**INSTRUCTIONS TO FOLLOW**
Your job with the data below is to output exactly the lines from the one holding "(n^2 + 3*n - 4)/(n^2 + 4*n - 21) = (n^2" down to the one holding "(c^3 - 14*c^2", both included, and no others.
'''
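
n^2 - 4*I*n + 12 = (n - 6*I)*(n + 2*I)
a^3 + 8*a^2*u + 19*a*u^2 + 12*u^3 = (a + u)*(a + 3*u)*(a + 4*u)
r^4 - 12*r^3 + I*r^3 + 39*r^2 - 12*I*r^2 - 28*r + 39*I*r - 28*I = (r - 7)*(r - 4)*(r - 1)*(r + I)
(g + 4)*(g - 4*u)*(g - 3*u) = g^3 - 7*g^2*u + 4*g^2 + 12*g*u^2 - 28*g*u + 48*u^2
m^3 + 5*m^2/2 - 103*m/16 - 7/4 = (m - 7/4)*(m + 1/4)*(m + 4)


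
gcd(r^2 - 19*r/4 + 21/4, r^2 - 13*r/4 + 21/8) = r - 7/4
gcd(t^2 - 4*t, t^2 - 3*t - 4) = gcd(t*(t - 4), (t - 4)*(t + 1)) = t - 4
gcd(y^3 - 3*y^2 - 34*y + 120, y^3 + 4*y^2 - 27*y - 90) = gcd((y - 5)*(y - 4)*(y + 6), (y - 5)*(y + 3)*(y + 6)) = y^2 + y - 30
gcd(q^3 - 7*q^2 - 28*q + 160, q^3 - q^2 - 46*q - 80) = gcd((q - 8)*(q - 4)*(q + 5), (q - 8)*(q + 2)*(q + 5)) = q^2 - 3*q - 40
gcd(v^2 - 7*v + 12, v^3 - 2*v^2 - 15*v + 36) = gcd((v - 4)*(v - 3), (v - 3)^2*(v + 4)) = v - 3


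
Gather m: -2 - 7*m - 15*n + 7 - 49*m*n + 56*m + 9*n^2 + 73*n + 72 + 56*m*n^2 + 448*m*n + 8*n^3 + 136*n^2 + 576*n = m*(56*n^2 + 399*n + 49) + 8*n^3 + 145*n^2 + 634*n + 77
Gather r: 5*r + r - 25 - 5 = 6*r - 30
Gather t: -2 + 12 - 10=0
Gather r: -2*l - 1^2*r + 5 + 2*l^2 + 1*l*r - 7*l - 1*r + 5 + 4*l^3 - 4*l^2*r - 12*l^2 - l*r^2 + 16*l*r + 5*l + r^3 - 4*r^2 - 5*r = 4*l^3 - 10*l^2 - 4*l + r^3 + r^2*(-l - 4) + r*(-4*l^2 + 17*l - 7) + 10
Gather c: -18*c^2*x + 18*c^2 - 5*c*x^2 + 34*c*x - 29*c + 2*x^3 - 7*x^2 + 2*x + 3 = c^2*(18 - 18*x) + c*(-5*x^2 + 34*x - 29) + 2*x^3 - 7*x^2 + 2*x + 3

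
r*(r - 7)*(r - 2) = r^3 - 9*r^2 + 14*r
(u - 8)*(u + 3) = u^2 - 5*u - 24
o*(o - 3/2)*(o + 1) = o^3 - o^2/2 - 3*o/2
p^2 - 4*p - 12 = (p - 6)*(p + 2)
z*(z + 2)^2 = z^3 + 4*z^2 + 4*z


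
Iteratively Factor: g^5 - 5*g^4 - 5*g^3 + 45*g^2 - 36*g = (g + 3)*(g^4 - 8*g^3 + 19*g^2 - 12*g) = (g - 1)*(g + 3)*(g^3 - 7*g^2 + 12*g) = (g - 3)*(g - 1)*(g + 3)*(g^2 - 4*g) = g*(g - 3)*(g - 1)*(g + 3)*(g - 4)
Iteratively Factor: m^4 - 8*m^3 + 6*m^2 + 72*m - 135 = (m + 3)*(m^3 - 11*m^2 + 39*m - 45) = (m - 5)*(m + 3)*(m^2 - 6*m + 9) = (m - 5)*(m - 3)*(m + 3)*(m - 3)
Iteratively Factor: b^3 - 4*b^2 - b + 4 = (b - 4)*(b^2 - 1) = (b - 4)*(b + 1)*(b - 1)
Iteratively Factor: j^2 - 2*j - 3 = (j + 1)*(j - 3)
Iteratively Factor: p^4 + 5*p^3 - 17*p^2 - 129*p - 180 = (p + 3)*(p^3 + 2*p^2 - 23*p - 60) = (p - 5)*(p + 3)*(p^2 + 7*p + 12) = (p - 5)*(p + 3)*(p + 4)*(p + 3)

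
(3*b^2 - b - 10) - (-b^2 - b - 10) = 4*b^2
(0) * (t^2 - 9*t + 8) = 0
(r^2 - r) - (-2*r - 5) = r^2 + r + 5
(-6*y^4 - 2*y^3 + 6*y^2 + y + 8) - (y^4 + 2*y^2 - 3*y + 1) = -7*y^4 - 2*y^3 + 4*y^2 + 4*y + 7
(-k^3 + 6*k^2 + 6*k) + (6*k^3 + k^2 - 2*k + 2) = 5*k^3 + 7*k^2 + 4*k + 2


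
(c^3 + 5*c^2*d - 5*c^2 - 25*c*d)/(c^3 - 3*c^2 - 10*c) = (c + 5*d)/(c + 2)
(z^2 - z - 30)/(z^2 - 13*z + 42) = (z + 5)/(z - 7)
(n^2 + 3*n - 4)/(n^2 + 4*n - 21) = (n^2 + 3*n - 4)/(n^2 + 4*n - 21)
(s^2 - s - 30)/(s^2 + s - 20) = (s - 6)/(s - 4)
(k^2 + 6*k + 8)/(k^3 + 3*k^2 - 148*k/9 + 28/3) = 9*(k^2 + 6*k + 8)/(9*k^3 + 27*k^2 - 148*k + 84)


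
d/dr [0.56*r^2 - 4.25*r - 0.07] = 1.12*r - 4.25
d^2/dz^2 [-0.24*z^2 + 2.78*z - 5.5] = -0.480000000000000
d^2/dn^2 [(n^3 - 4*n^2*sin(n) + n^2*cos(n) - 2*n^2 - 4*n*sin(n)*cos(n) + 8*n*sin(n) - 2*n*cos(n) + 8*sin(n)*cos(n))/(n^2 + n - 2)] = (4*n^6*sin(n) - n^6*cos(n) + 8*n^5*sin(2*n) - 34*n^4*sin(n) - 17*n^4*cos(n) + 8*n^4*cos(2*n) + 34*n^3*sin(n) - 60*n^3*sin(2*n) - 24*n^3*cos(2*n) + 10*n^3 + 12*n^2*sin(n) + 40*n^2*sin(2*n) + 48*n^2*cos(n) - 48*n^2*cos(2*n) - 36*n^2 + 40*n*sin(n) + 96*n*sin(2*n) - 112*n*cos(n) + 64*n*cos(2*n) + 24*n + 16*sin(n) - 48*sin(2*n) + 64*cos(n) - 16)/(n^6 + 3*n^5 - 3*n^4 - 11*n^3 + 6*n^2 + 12*n - 8)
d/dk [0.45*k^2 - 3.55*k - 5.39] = 0.9*k - 3.55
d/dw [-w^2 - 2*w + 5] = -2*w - 2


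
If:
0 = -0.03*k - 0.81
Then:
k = -27.00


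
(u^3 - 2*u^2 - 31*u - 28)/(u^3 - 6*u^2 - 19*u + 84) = (u + 1)/(u - 3)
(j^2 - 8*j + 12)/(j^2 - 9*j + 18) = (j - 2)/(j - 3)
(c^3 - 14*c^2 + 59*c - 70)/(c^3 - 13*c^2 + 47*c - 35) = (c - 2)/(c - 1)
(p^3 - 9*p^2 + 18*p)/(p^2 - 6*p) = p - 3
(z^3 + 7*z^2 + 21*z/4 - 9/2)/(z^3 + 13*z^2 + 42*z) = (z^2 + z - 3/4)/(z*(z + 7))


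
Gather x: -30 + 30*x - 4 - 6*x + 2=24*x - 32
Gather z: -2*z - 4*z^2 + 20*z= -4*z^2 + 18*z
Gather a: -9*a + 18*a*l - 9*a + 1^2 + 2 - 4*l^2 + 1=a*(18*l - 18) - 4*l^2 + 4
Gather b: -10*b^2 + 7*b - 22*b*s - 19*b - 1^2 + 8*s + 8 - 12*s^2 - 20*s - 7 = -10*b^2 + b*(-22*s - 12) - 12*s^2 - 12*s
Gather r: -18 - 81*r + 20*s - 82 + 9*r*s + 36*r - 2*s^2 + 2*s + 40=r*(9*s - 45) - 2*s^2 + 22*s - 60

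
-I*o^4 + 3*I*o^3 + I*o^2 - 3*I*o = o*(o - 3)*(o - 1)*(-I*o - I)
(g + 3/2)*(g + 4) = g^2 + 11*g/2 + 6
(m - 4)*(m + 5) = m^2 + m - 20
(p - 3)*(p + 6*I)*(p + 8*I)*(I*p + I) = I*p^4 - 14*p^3 - 2*I*p^3 + 28*p^2 - 51*I*p^2 + 42*p + 96*I*p + 144*I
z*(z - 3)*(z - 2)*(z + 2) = z^4 - 3*z^3 - 4*z^2 + 12*z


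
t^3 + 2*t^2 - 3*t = t*(t - 1)*(t + 3)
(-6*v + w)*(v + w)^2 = -6*v^3 - 11*v^2*w - 4*v*w^2 + w^3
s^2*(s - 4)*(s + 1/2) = s^4 - 7*s^3/2 - 2*s^2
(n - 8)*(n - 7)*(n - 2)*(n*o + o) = n^4*o - 16*n^3*o + 69*n^2*o - 26*n*o - 112*o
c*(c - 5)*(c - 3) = c^3 - 8*c^2 + 15*c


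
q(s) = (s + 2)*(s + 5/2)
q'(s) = 2*s + 9/2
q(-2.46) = -0.02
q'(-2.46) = -0.42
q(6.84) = 82.57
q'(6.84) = 18.18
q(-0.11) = 4.52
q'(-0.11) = 4.28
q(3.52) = 33.23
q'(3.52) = 11.54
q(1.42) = 13.41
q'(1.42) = 7.34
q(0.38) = 6.85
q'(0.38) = 5.26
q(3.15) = 29.10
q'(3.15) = 10.80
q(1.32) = 12.68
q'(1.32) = 7.14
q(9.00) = 126.50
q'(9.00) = 22.50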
'''
**COMPLETED EXERCISE**
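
(n^2 + 3*n - 4)/(n^2 + 4*n - 21) = (n^2 + 3*n - 4)/(n^2 + 4*n - 21)
(s^2 - s - 30)/(s^2 + s - 20) = (s - 6)/(s - 4)
(k^2 + 6*k + 8)/(k^3 + 3*k^2 - 148*k/9 + 28/3) = 9*(k^2 + 6*k + 8)/(9*k^3 + 27*k^2 - 148*k + 84)


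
d/dr [0.56*r^2 - 4.25*r - 0.07] = 1.12*r - 4.25
d^2/dz^2 [-0.24*z^2 + 2.78*z - 5.5] = -0.480000000000000
d^2/dn^2 [(n^3 - 4*n^2*sin(n) + n^2*cos(n) - 2*n^2 - 4*n*sin(n)*cos(n) + 8*n*sin(n) - 2*n*cos(n) + 8*sin(n)*cos(n))/(n^2 + n - 2)] = (4*n^6*sin(n) - n^6*cos(n) + 8*n^5*sin(2*n) - 34*n^4*sin(n) - 17*n^4*cos(n) + 8*n^4*cos(2*n) + 34*n^3*sin(n) - 60*n^3*sin(2*n) - 24*n^3*cos(2*n) + 10*n^3 + 12*n^2*sin(n) + 40*n^2*sin(2*n) + 48*n^2*cos(n) - 48*n^2*cos(2*n) - 36*n^2 + 40*n*sin(n) + 96*n*sin(2*n) - 112*n*cos(n) + 64*n*cos(2*n) + 24*n + 16*sin(n) - 48*sin(2*n) + 64*cos(n) - 16)/(n^6 + 3*n^5 - 3*n^4 - 11*n^3 + 6*n^2 + 12*n - 8)
d/dk [0.45*k^2 - 3.55*k - 5.39] = 0.9*k - 3.55
d/dw [-w^2 - 2*w + 5] = -2*w - 2


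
If:
0 = -0.03*k - 0.81
Then:
k = -27.00


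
(u^3 - 2*u^2 - 31*u - 28)/(u^3 - 6*u^2 - 19*u + 84) = (u + 1)/(u - 3)
(j^2 - 8*j + 12)/(j^2 - 9*j + 18) = (j - 2)/(j - 3)
(c^3 - 14*c^2 + 59*c - 70)/(c^3 - 13*c^2 + 47*c - 35) = (c - 2)/(c - 1)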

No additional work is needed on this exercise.